Data excerpts:
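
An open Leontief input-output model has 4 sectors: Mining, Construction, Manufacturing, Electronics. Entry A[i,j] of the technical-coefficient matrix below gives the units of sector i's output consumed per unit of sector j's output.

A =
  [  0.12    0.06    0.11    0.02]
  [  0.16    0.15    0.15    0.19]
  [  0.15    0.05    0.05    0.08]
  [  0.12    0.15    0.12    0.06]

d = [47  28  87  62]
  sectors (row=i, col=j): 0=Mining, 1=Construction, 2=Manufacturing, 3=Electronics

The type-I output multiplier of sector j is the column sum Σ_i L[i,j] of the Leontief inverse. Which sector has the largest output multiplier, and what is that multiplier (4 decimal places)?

Form M = I − A:
  [  0.88   -0.06   -0.11   -0.02]
  [ -0.16    0.85   -0.15   -0.19]
  [ -0.15   -0.05    0.95   -0.08]
  [ -0.12   -0.15   -0.12    0.94]
Leontief inverse L = M⁻¹:
  [  1.1911    0.1042    0.1620    0.0602]
  [  0.3154    1.2652    0.2724    0.2856]
  [  0.2241    0.1023    1.1099    0.1199]
  [  0.2310    0.2282    0.2058    1.1324]
Total output x = L · d:
  x_0 = 1.1911·47 + 0.1042·28 + 0.1620·87 + 0.0602·62 = 76.7265
  x_1 = 0.3154·47 + 1.2652·28 + 0.2724·87 + 0.2856·62 = 91.6516
  x_2 = 0.2241·47 + 0.1023·28 + 1.1099·87 + 0.1199·62 = 117.3901
  x_3 = 0.2310·47 + 0.2282·28 + 0.2058·87 + 1.1324·62 = 105.3635
Output multipliers (column sums of L):
  Mining: 1.9617
  Construction: 1.6999
  Manufacturing: 1.7500
  Electronics: 1.5981

Mining (1.9617)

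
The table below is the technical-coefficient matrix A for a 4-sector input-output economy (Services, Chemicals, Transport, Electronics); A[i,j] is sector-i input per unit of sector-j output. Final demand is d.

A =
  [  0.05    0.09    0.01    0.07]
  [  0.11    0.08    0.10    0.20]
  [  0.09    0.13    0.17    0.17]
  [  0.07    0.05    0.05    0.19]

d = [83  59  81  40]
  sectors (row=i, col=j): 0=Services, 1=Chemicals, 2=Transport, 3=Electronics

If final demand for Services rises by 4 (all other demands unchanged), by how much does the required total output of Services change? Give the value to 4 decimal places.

4.3164

Form M = I − A:
  [  0.95   -0.09   -0.01   -0.07]
  [ -0.11    0.92   -0.10   -0.20]
  [ -0.09   -0.13    0.83   -0.17]
  [ -0.07   -0.05   -0.05    0.81]
Leontief inverse L = M⁻¹:
  [  1.0791    0.1176    0.0350    0.1296]
  [  0.1720    1.1444    0.1599    0.3310]
  [  0.1673    0.2112    1.2521    0.3294]
  [  0.1142    0.0938    0.0902    1.2865]
Total output x = L · d:
  x_0 = 1.0791·83 + 0.1176·59 + 0.0350·81 + 0.1296·40 = 104.5190
  x_1 = 0.1720·83 + 1.1444·59 + 0.1599·81 + 0.3310·40 = 107.9874
  x_2 = 0.1673·83 + 0.2112·59 + 1.2521·81 + 0.3294·40 = 140.9493
  x_3 = 0.1142·83 + 0.0938·59 + 0.0902·81 + 1.2865·40 = 73.7817
Δx_0 = L[0,0] · Δd_0 = 1.0791 · 4 = 4.3164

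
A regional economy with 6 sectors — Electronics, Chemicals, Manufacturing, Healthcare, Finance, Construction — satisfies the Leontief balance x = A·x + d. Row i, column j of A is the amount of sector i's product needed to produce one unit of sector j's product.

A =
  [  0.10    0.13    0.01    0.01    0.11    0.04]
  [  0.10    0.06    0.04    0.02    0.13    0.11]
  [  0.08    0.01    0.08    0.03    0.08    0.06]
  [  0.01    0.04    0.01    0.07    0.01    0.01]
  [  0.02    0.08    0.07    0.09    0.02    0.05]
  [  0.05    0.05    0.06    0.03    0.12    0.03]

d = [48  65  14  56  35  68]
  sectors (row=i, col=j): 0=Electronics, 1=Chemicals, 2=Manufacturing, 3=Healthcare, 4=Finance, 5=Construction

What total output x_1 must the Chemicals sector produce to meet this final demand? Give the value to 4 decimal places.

99.4504

Form M = I − A:
  [  0.90   -0.13   -0.01   -0.01   -0.11   -0.04]
  [ -0.10    0.94   -0.04   -0.02   -0.13   -0.11]
  [ -0.08   -0.01    0.92   -0.03   -0.08   -0.06]
  [ -0.01   -0.04   -0.01    0.93   -0.01   -0.01]
  [ -0.02   -0.08   -0.07   -0.09    0.98   -0.05]
  [ -0.05   -0.05   -0.06   -0.03   -0.12    0.97]
Leontief inverse L = M⁻¹:
  [  1.1427    0.1782    0.0382    0.0359    0.1650    0.0786]
  [  0.1428    1.1103    0.0742    0.0507    0.1878    0.1466]
  [  0.1111    0.0440    1.1052    0.0521    0.1194    0.0846]
  [  0.0210    0.0522    0.0174    1.0802    0.0242    0.0202]
  [  0.0489    0.1065    0.0918    0.1106    1.0579    0.0754]
  [  0.0798    0.0839    0.0861    0.0548    0.1572    1.0577]
Total output x = L · d:
  x_0 = 1.1427·48 + 0.1782·65 + 0.0382·14 + 0.0359·56 + 0.1650·35 + 0.0786·68 = 80.0958
  x_1 = 0.1428·48 + 1.1103·65 + 0.0742·14 + 0.0507·56 + 0.1878·35 + 0.1466·68 = 99.4504
  x_2 = 0.1111·48 + 0.0440·65 + 1.1052·14 + 0.0521·56 + 0.1194·35 + 0.0846·68 = 36.5157
  x_3 = 0.0210·48 + 0.0522·65 + 0.0174·14 + 1.0802·56 + 0.0242·35 + 0.0202·68 = 67.3581
  x_4 = 0.0489·48 + 0.1065·65 + 0.0918·14 + 0.1106·56 + 1.0579·35 + 0.0754·68 = 58.9037
  x_5 = 0.0798·48 + 0.0839·65 + 0.0861·14 + 0.0548·56 + 0.1572·35 + 1.0577·68 = 90.9871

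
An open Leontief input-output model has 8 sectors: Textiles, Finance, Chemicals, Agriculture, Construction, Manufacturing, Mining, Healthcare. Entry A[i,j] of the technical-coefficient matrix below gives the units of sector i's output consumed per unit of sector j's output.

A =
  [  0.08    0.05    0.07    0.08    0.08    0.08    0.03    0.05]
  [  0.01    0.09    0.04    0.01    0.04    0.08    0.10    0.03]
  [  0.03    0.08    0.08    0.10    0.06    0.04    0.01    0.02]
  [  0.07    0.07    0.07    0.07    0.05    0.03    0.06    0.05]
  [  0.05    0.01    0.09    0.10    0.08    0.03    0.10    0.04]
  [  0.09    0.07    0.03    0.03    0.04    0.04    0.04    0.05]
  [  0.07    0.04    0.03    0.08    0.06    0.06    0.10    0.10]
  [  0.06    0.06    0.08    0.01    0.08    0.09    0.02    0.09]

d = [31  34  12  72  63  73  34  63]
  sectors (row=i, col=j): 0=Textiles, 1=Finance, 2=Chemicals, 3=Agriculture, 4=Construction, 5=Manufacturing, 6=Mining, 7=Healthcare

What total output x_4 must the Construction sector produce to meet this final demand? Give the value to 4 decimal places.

Form M = I − A:
  [  0.92   -0.05   -0.07   -0.08   -0.08   -0.08   -0.03   -0.05]
  [ -0.01    0.91   -0.04   -0.01   -0.04   -0.08   -0.10   -0.03]
  [ -0.03   -0.08    0.92   -0.10   -0.06   -0.04   -0.01   -0.02]
  [ -0.07   -0.07   -0.07    0.93   -0.05   -0.03   -0.06   -0.05]
  [ -0.05   -0.01   -0.09   -0.10    0.92   -0.03   -0.10   -0.04]
  [ -0.09   -0.07   -0.03   -0.03   -0.04    0.96   -0.04   -0.05]
  [ -0.07   -0.04   -0.03   -0.08   -0.06   -0.06    0.90   -0.10]
  [ -0.06   -0.06   -0.08   -0.01   -0.08   -0.09   -0.02    0.91]
Leontief inverse L = M⁻¹:
  [  1.1365    0.1067    0.1312    0.1406    0.1395    0.1324    0.0842    0.0992]
  [  0.0513    1.1343    0.0803    0.0516    0.0830    0.1223    0.1483    0.0715]
  [  0.0709    0.1280    1.1288    0.1482    0.1054    0.0803    0.0555    0.0562]
  [  0.1192    0.1225    0.1247    1.1246    0.1040    0.0797    0.1112    0.0963]
  [  0.1057    0.0633    0.1505    0.1654    1.1393    0.0794    0.1554    0.0918]
  [  0.1319    0.1132    0.0746    0.0728    0.0854    1.0836    0.0823    0.0890]
  [  0.1318    0.0982    0.0927    0.1410    0.1241    0.1188    1.1595    0.1597]
  [  0.1111    0.1133    0.1372    0.0629    0.1364    0.1415    0.0687    1.1365]
Total output x = L · d:
  x_0 = 1.1365·31 + 0.1067·34 + 0.1312·12 + 0.1406·72 + 0.1395·63 + 0.1324·73 + 0.0842·34 + 0.0992·63 = 78.1257
  x_1 = 0.0513·31 + 1.1343·34 + 0.0803·12 + 0.0516·72 + 0.0830·63 + 0.1223·73 + 0.1483·34 + 0.0715·63 = 68.5478
  x_2 = 0.0709·31 + 0.1280·34 + 1.1288·12 + 0.1482·72 + 0.1054·63 + 0.0803·73 + 0.0555·34 + 0.0562·63 = 48.6966
  x_3 = 0.1192·31 + 0.1225·34 + 0.1247·12 + 1.1246·72 + 0.1040·63 + 0.0797·73 + 0.1112·34 + 0.0963·63 = 112.5483
  x_4 = 0.1057·31 + 0.0633·34 + 0.1505·12 + 0.1654·72 + 1.1393·63 + 0.0794·73 + 0.1554·34 + 0.0918·63 = 107.7797
  x_5 = 0.1319·31 + 0.1132·34 + 0.0746·12 + 0.0728·72 + 0.0854·63 + 1.0836·73 + 0.0823·34 + 0.0890·63 = 106.9596
  x_6 = 0.1318·31 + 0.0982·34 + 0.0927·12 + 0.1410·72 + 0.1241·63 + 0.1188·73 + 1.1595·34 + 0.1597·63 = 84.6591
  x_7 = 0.1111·31 + 0.1133·34 + 0.1372·12 + 0.0629·72 + 0.1364·63 + 0.1415·73 + 0.0687·34 + 1.1365·63 = 106.3336

107.7797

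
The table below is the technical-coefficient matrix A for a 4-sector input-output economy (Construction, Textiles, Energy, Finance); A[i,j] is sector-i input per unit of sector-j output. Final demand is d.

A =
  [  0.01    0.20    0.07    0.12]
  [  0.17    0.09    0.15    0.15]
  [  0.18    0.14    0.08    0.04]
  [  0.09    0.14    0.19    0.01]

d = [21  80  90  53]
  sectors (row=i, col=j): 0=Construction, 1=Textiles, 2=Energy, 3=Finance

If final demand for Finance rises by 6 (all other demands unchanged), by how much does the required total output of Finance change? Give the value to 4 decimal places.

6.4973

Form M = I − A:
  [  0.99   -0.20   -0.07   -0.12]
  [ -0.17    0.91   -0.15   -0.15]
  [ -0.18   -0.14    0.92   -0.04]
  [ -0.09   -0.14   -0.19    0.99]
Leontief inverse L = M⁻¹:
  [  1.1097    0.2990    0.1718    0.1868]
  [  0.2833    1.2388    0.2717    0.2330]
  [  0.2686    0.2580    1.1740    0.1191]
  [  0.1925    0.2519    0.2794    1.0829]
Total output x = L · d:
  x_0 = 1.1097·21 + 0.2990·80 + 0.1718·90 + 0.1868·53 = 72.5813
  x_1 = 0.2833·21 + 1.2388·80 + 0.2717·90 + 0.2330·53 = 141.8526
  x_2 = 0.2686·21 + 0.2580·80 + 1.1740·90 + 0.1191·53 = 138.2534
  x_3 = 0.1925·21 + 0.2519·80 + 0.2794·90 + 1.0829·53 = 106.7271
Δx_3 = L[3,3] · Δd_3 = 1.0829 · 6 = 6.4973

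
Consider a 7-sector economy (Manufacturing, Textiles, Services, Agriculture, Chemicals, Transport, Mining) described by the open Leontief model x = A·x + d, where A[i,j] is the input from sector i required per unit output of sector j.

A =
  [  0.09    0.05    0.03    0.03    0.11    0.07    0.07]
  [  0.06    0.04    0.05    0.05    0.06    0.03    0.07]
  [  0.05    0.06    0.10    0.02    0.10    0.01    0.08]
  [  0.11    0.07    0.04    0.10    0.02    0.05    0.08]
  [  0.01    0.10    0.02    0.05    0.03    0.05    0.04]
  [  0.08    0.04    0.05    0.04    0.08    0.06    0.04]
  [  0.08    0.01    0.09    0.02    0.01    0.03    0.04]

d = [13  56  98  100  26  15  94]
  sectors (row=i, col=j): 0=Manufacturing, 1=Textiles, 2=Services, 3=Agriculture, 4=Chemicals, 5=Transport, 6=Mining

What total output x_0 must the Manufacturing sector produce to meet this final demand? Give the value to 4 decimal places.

Form M = I − A:
  [  0.91   -0.05   -0.03   -0.03   -0.11   -0.07   -0.07]
  [ -0.06    0.96   -0.05   -0.05   -0.06   -0.03   -0.07]
  [ -0.05   -0.06    0.90   -0.02   -0.10   -0.01   -0.08]
  [ -0.11   -0.07   -0.04    0.90   -0.02   -0.05   -0.08]
  [ -0.01   -0.10   -0.02   -0.05    0.97   -0.05   -0.04]
  [ -0.08   -0.04   -0.05   -0.04   -0.08    0.94   -0.04]
  [ -0.08   -0.01   -0.09   -0.02   -0.01   -0.03    0.96]
Leontief inverse L = M⁻¹:
  [  1.1360    0.0889    0.0656    0.0597    0.1519    0.1029    0.1104]
  [  0.0991    1.0704    0.0816    0.0745    0.0930    0.0546    0.1044]
  [  0.0896    0.0963    1.1385    0.0456    0.1386    0.0355    0.1195]
  [  0.1682    0.1083    0.0810    1.1348    0.0658    0.0848    0.1278]
  [  0.0433    0.1241    0.0458    0.0727    1.0562    0.0699    0.0690]
  [  0.1213    0.0748    0.0820    0.0667    0.1188    1.0884    0.0770]
  [  0.1118    0.0335    0.1178    0.0365    0.0427    0.0490    1.0689]
Total output x = L · d:
  x_0 = 1.1360·13 + 0.0889·56 + 0.0656·98 + 0.0597·100 + 0.1519·26 + 0.1029·15 + 0.1104·94 = 48.0165
  x_1 = 0.0991·13 + 1.0704·56 + 0.0816·98 + 0.0745·100 + 0.0930·26 + 0.0546·15 + 0.1044·94 = 89.7347
  x_2 = 0.0896·13 + 0.0963·56 + 1.1385·98 + 0.0456·100 + 0.1386·26 + 0.0355·15 + 0.1195·94 = 138.0484
  x_3 = 0.1682·13 + 0.1083·56 + 0.0810·98 + 1.1348·100 + 0.0658·26 + 0.0848·15 + 0.1278·94 = 144.6603
  x_4 = 0.0433·13 + 0.1241·56 + 0.0458·98 + 0.0727·100 + 1.0562·26 + 0.0699·15 + 0.0690·94 = 54.2655
  x_5 = 0.1213·13 + 0.0748·56 + 0.0820·98 + 0.0667·100 + 0.1188·26 + 1.0884·15 + 0.0770·94 = 47.1220
  x_6 = 0.1118·13 + 0.0335·56 + 0.1178·98 + 0.0365·100 + 0.0427·26 + 0.0490·15 + 1.0689·94 = 120.8464

48.0165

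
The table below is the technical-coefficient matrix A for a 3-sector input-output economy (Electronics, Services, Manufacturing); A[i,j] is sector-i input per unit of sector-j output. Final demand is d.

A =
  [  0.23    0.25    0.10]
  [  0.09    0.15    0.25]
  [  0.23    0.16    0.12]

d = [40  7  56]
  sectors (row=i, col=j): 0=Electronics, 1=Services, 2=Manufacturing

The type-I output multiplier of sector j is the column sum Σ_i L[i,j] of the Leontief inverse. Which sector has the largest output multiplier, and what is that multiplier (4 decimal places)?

Form M = I − A:
  [  0.77   -0.25   -0.10]
  [ -0.09    0.85   -0.25]
  [ -0.23   -0.16    0.88]
Leontief inverse L = M⁻¹:
  [  1.4449    0.4816    0.3010]
  [  0.2790    1.3359    0.4112]
  [  0.4284    0.3688    1.2898]
Total output x = L · d:
  x_0 = 1.4449·40 + 0.4816·7 + 0.3010·56 = 78.0253
  x_1 = 0.2790·40 + 1.3359·7 + 0.4112·56 = 43.5396
  x_2 = 0.4284·40 + 0.3688·7 + 1.2898·56 = 91.9456
Output multipliers (column sums of L):
  Electronics: 2.1523
  Services: 2.1863
  Manufacturing: 2.0021

Services (2.1863)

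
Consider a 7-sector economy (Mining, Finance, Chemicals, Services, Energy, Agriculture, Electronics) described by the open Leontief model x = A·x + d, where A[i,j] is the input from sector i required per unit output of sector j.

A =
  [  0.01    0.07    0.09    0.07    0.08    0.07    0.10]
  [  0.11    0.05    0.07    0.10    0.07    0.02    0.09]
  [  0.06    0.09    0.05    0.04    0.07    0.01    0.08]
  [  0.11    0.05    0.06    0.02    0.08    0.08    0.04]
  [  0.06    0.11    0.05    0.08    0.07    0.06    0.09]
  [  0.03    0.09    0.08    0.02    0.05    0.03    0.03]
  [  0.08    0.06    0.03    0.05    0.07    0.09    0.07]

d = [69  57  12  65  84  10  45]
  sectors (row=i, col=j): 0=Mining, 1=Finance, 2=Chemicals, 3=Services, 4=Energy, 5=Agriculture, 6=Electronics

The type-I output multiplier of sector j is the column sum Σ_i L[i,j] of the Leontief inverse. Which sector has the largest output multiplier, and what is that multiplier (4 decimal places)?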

EXERCISE REQUIREMENTS ->
Which lines of the data contain the string "open"? Copy each one.

ANSWER AREA ->
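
An open Leontief input-output model has 4 sectors: Mining, Construction, Manufacturing, Electronics. Entry A[i,j] of the technical-coefficient matrix below gives the units of sector i's output consumed per unit of sector j's output.
An open Leontief input-output model has 8 sectors: Textiles, Finance, Chemicals, Agriculture, Construction, Manufacturing, Mining, Healthcare. Entry A[i,j] of the technical-coefficient matrix below gives the units of sector i's output consumed per unit of sector j's output.
Consider a 7-sector economy (Manufacturing, Textiles, Services, Agriculture, Chemicals, Transport, Mining) described by the open Leontief model x = A·x + d, where A[i,j] is the input from sector i required per unit output of sector j.
Consider a 7-sector economy (Mining, Finance, Chemicals, Services, Energy, Agriculture, Electronics) described by the open Leontief model x = A·x + d, where A[i,j] is the input from sector i required per unit output of sector j.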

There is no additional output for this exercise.